Problem to solve: Going line by line through the data below, how many lines contain the word "homeowners"? Give only the number.

[Saved entries]
*** Block opens ***

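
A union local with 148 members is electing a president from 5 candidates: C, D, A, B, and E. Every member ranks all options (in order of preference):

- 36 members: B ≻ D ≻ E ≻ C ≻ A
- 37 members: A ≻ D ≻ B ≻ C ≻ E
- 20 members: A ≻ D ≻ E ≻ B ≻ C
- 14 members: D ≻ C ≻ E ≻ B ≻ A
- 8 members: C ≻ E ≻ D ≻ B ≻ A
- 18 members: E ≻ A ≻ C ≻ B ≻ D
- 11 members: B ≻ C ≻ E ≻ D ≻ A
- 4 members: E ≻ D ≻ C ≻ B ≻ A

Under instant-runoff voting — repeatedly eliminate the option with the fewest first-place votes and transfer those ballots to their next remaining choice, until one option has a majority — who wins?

A

Round 1: C 8, D 14, A 57, B 47, E 22. Eliminate C.
Round 2: D 14, A 57, B 47, E 30. Eliminate D.
Round 3: A 57, B 47, E 44. Eliminate E.
Round 4: A 75, B 73. A has a majority.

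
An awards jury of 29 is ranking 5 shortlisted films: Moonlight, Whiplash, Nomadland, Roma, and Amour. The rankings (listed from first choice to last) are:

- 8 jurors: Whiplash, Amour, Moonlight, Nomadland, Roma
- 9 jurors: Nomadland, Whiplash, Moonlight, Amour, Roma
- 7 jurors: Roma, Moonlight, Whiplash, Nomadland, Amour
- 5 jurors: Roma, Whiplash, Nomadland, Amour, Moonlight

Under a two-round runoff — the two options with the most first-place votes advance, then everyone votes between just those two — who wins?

Nomadland

Round 1 first-place votes: Moonlight 0, Whiplash 8, Nomadland 9, Roma 12, Amour 0.
Roma and Nomadland advance.
Runoff: Roma is preferred to Nomadland by 12 voters; Nomadland by 17.
Nomadland wins the runoff.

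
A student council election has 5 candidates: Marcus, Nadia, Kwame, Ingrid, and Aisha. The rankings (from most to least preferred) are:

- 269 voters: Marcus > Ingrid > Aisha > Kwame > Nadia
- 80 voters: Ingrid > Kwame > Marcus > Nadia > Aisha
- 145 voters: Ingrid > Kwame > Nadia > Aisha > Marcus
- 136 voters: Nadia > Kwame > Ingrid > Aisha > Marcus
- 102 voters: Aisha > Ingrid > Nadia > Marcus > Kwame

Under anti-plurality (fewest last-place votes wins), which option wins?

Last-place votes: Marcus 281, Nadia 269, Kwame 102, Ingrid 0, Aisha 80.
Ingrid is ranked last by the fewest voters, so Ingrid wins.

Ingrid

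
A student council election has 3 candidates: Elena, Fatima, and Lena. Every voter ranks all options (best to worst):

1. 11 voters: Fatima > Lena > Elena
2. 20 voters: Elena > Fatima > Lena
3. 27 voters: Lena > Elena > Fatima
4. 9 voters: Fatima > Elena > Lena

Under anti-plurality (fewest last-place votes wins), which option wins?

Last-place votes: Elena 11, Fatima 27, Lena 29.
Elena is ranked last by the fewest voters, so Elena wins.

Elena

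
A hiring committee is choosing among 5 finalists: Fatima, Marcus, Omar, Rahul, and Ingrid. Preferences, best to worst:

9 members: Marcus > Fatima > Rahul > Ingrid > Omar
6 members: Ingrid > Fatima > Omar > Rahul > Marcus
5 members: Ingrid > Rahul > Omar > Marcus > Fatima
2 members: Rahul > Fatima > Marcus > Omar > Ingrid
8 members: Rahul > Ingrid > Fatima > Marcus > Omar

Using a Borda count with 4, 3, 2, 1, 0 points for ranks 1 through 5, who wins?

Fatima: 9·3 + 6·3 + 5·0 + 2·3 + 8·2 = 67
Marcus: 9·4 + 6·0 + 5·1 + 2·2 + 8·1 = 53
Omar: 9·0 + 6·2 + 5·2 + 2·1 + 8·0 = 24
Rahul: 9·2 + 6·1 + 5·3 + 2·4 + 8·4 = 79
Ingrid: 9·1 + 6·4 + 5·4 + 2·0 + 8·3 = 77
Rahul has the highest Borda score (79).

Rahul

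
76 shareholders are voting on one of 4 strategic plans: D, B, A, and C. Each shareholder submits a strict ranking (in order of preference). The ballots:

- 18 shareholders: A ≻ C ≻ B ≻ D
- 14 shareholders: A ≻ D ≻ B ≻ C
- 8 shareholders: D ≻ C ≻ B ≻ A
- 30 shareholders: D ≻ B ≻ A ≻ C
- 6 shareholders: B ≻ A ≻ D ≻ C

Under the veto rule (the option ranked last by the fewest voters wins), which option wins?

B

Last-place votes: D 18, B 0, A 8, C 50.
B is ranked last by the fewest voters, so B wins.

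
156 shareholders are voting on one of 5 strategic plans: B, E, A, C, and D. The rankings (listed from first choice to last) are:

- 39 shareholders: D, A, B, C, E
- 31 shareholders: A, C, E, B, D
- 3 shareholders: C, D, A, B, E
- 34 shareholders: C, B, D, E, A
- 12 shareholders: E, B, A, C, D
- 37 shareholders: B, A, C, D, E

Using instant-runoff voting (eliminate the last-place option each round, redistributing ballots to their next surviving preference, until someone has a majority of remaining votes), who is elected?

B

Round 1: B 37, E 12, A 31, C 37, D 39. Eliminate E.
Round 2: B 49, A 31, C 37, D 39. Eliminate A.
Round 3: B 49, C 68, D 39. Eliminate D.
Round 4: B 88, C 68. B has a majority.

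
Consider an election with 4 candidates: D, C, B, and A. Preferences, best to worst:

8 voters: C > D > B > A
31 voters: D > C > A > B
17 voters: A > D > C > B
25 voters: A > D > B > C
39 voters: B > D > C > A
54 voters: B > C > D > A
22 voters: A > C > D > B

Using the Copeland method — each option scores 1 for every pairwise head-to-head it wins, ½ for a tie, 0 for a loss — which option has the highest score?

D

D: beats C, B, and A → score 3.
C: beats A; loses to D and B → score 1.
B: beats C and A; loses to D → score 2.
A: loses to D, C, and B → score 0.
D has the best pairwise record.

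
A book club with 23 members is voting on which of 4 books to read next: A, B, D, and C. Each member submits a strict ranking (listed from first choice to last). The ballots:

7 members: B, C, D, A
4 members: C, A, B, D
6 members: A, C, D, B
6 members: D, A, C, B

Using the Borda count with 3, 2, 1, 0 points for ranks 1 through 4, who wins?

A: 7·0 + 4·2 + 6·3 + 6·2 = 38
B: 7·3 + 4·1 + 6·0 + 6·0 = 25
D: 7·1 + 4·0 + 6·1 + 6·3 = 31
C: 7·2 + 4·3 + 6·2 + 6·1 = 44
C has the highest Borda score (44).

C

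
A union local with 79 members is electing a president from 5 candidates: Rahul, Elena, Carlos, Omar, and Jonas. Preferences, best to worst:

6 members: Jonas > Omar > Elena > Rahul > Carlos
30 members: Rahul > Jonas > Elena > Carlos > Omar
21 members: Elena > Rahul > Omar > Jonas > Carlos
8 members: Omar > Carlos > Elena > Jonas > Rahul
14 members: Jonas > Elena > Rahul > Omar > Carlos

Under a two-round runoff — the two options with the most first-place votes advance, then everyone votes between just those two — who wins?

Round 1 first-place votes: Rahul 30, Elena 21, Carlos 0, Omar 8, Jonas 20.
Rahul and Elena advance.
Runoff: Rahul is preferred to Elena by 30 voters; Elena by 49.
Elena wins the runoff.

Elena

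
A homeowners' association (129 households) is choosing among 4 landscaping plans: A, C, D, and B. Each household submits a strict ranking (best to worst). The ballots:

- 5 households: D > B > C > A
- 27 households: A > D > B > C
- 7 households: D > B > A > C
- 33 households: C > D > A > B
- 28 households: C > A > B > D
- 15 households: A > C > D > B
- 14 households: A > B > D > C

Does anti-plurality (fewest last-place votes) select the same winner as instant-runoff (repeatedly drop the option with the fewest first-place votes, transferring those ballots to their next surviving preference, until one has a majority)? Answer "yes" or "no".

Anti-plurality — last-place votes: A 5, C 48, D 28, B 48. Winner: A.
Instant-runoff — R1 A 56, C 61, D 12, B 0 (B out); R2 A 56, C 61, D 12 (D out); R3 A 63, C 66 (C winner). Winner: C.
The two methods disagree.

no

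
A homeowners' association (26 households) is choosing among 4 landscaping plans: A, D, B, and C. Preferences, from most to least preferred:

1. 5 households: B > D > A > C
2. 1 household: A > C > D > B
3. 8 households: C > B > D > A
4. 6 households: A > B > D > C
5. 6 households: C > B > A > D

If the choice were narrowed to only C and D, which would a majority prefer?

Voters preferring C to D: 15; preferring D to C: 11.
C wins the head-to-head.

C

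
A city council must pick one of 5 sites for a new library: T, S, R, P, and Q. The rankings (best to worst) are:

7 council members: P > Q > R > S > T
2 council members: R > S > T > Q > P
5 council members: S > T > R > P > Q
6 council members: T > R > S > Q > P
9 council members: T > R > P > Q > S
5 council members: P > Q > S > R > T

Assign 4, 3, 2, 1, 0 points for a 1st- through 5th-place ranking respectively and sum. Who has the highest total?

T: 7·0 + 2·2 + 5·3 + 6·4 + 9·4 + 5·0 = 79
S: 7·1 + 2·3 + 5·4 + 6·2 + 9·0 + 5·2 = 55
R: 7·2 + 2·4 + 5·2 + 6·3 + 9·3 + 5·1 = 82
P: 7·4 + 2·0 + 5·1 + 6·0 + 9·2 + 5·4 = 71
Q: 7·3 + 2·1 + 5·0 + 6·1 + 9·1 + 5·3 = 53
R has the highest Borda score (82).

R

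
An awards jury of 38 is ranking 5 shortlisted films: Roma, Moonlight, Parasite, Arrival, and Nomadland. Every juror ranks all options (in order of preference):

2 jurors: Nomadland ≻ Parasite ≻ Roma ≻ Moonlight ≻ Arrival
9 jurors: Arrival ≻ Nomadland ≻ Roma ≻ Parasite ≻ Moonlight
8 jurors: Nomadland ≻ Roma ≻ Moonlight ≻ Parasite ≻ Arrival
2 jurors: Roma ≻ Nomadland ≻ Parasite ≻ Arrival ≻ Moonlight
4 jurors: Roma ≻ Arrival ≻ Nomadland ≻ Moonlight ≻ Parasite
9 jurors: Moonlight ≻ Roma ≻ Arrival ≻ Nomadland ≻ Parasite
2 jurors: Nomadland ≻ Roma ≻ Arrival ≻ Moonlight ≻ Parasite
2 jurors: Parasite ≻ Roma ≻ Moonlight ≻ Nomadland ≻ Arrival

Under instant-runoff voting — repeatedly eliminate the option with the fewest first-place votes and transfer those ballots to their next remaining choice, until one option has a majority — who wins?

Arrival

Round 1: Roma 6, Moonlight 9, Parasite 2, Arrival 9, Nomadland 12. Eliminate Parasite.
Round 2: Roma 8, Moonlight 9, Arrival 9, Nomadland 12. Eliminate Roma.
Round 3: Moonlight 11, Arrival 13, Nomadland 14. Eliminate Moonlight.
Round 4: Arrival 22, Nomadland 16. Arrival has a majority.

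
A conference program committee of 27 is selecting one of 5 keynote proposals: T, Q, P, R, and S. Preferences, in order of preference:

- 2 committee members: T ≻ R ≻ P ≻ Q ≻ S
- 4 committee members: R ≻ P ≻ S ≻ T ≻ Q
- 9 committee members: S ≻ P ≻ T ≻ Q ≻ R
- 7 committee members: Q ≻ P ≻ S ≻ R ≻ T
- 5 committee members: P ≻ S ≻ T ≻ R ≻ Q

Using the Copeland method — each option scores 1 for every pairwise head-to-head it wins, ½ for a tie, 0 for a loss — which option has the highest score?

P

T: beats Q and R; loses to P and S → score 2.
Q: beats R; loses to T, P, and S → score 1.
P: beats T, Q, R, and S → score 4.
R: loses to T, Q, P, and S → score 0.
S: beats T, Q, and R; loses to P → score 3.
P has the best pairwise record.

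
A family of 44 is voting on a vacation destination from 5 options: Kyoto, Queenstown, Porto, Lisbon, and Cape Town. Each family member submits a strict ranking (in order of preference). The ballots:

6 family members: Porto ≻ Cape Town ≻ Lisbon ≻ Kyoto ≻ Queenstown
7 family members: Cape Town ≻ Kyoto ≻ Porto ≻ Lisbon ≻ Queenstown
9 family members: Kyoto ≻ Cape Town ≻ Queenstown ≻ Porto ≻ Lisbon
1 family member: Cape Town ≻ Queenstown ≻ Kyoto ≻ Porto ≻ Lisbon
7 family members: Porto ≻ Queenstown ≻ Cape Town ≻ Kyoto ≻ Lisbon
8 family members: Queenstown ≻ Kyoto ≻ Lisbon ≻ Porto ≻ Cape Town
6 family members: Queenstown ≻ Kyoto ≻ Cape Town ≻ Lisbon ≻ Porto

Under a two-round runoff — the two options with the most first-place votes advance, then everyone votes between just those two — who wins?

Queenstown

Round 1 first-place votes: Kyoto 9, Queenstown 14, Porto 13, Lisbon 0, Cape Town 8.
Queenstown and Porto advance.
Runoff: Queenstown is preferred to Porto by 24 voters; Porto by 20.
Queenstown wins the runoff.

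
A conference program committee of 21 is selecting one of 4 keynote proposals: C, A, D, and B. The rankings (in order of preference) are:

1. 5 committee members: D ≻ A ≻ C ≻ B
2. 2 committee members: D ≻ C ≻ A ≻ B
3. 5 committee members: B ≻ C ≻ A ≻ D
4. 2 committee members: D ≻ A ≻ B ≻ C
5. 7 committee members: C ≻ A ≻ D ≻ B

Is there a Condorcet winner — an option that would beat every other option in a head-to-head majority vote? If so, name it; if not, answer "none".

C

C vs A: 14–7 for C.
C vs D: 12–9 for C.
C vs B: 14–7 for C.
C beats every other option head-to-head.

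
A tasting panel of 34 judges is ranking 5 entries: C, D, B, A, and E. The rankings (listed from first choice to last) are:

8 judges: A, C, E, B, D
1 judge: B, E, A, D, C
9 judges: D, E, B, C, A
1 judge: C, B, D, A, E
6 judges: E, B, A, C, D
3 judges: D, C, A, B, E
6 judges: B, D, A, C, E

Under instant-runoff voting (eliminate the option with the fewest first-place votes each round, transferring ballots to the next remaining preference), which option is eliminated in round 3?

A

Round 1: C 1, D 12, B 7, A 8, E 6. Eliminate C.
Round 2: D 12, B 8, A 8, E 6. Eliminate E.
Round 3: D 12, B 14, A 8. Eliminate A.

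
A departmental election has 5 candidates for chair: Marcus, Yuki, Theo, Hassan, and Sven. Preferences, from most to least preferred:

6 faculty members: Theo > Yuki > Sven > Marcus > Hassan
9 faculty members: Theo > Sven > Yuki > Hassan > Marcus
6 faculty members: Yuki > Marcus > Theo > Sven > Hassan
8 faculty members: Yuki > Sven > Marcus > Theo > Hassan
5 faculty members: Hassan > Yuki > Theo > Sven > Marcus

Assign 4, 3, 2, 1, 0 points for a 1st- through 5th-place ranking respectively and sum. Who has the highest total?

Yuki

Marcus: 6·1 + 9·0 + 6·3 + 8·2 + 5·0 = 40
Yuki: 6·3 + 9·2 + 6·4 + 8·4 + 5·3 = 107
Theo: 6·4 + 9·4 + 6·2 + 8·1 + 5·2 = 90
Hassan: 6·0 + 9·1 + 6·0 + 8·0 + 5·4 = 29
Sven: 6·2 + 9·3 + 6·1 + 8·3 + 5·1 = 74
Yuki has the highest Borda score (107).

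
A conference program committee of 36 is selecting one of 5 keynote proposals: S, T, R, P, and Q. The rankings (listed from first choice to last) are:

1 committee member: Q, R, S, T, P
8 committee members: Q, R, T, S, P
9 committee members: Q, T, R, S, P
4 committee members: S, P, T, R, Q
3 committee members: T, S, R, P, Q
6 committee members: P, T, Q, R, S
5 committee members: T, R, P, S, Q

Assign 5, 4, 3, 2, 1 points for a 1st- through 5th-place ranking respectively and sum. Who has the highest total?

T

S: 1·3 + 8·2 + 9·2 + 4·5 + 3·4 + 6·1 + 5·2 = 85
T: 1·2 + 8·3 + 9·4 + 4·3 + 3·5 + 6·4 + 5·5 = 138
R: 1·4 + 8·4 + 9·3 + 4·2 + 3·3 + 6·2 + 5·4 = 112
P: 1·1 + 8·1 + 9·1 + 4·4 + 3·2 + 6·5 + 5·3 = 85
Q: 1·5 + 8·5 + 9·5 + 4·1 + 3·1 + 6·3 + 5·1 = 120
T has the highest Borda score (138).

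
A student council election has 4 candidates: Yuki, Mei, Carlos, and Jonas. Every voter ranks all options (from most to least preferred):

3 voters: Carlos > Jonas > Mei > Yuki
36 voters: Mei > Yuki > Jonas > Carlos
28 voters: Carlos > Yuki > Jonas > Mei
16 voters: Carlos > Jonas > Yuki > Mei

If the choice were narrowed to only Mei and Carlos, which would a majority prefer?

Carlos

Voters preferring Mei to Carlos: 36; preferring Carlos to Mei: 47.
Carlos wins the head-to-head.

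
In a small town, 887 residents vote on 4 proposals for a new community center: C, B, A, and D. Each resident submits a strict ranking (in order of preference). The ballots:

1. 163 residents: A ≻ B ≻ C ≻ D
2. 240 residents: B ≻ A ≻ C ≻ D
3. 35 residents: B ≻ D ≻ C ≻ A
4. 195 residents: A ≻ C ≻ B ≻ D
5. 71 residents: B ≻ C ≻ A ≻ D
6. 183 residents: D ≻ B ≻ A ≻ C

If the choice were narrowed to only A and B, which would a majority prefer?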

*** Block closes ***

Reply to the exercise: 2